All of the records should come back exactly as written.

> **Exercise input**
+ + + + +

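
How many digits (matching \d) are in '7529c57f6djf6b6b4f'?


\d matches any digit 0-9.
Scanning '7529c57f6djf6b6b4f':
  pos 0: '7' -> DIGIT
  pos 1: '5' -> DIGIT
  pos 2: '2' -> DIGIT
  pos 3: '9' -> DIGIT
  pos 5: '5' -> DIGIT
  pos 6: '7' -> DIGIT
  pos 8: '6' -> DIGIT
  pos 12: '6' -> DIGIT
  pos 14: '6' -> DIGIT
  pos 16: '4' -> DIGIT
Digits found: ['7', '5', '2', '9', '5', '7', '6', '6', '6', '4']
Total: 10

10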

+ + + + +

> **Result**
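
How many digits (matching \d) are in '7529c57f6djf6b6b4f'?


\d matches any digit 0-9.
Scanning '7529c57f6djf6b6b4f':
  pos 0: '7' -> DIGIT
  pos 1: '5' -> DIGIT
  pos 2: '2' -> DIGIT
  pos 3: '9' -> DIGIT
  pos 5: '5' -> DIGIT
  pos 6: '7' -> DIGIT
  pos 8: '6' -> DIGIT
  pos 12: '6' -> DIGIT
  pos 14: '6' -> DIGIT
  pos 16: '4' -> DIGIT
Digits found: ['7', '5', '2', '9', '5', '7', '6', '6', '6', '4']
Total: 10

10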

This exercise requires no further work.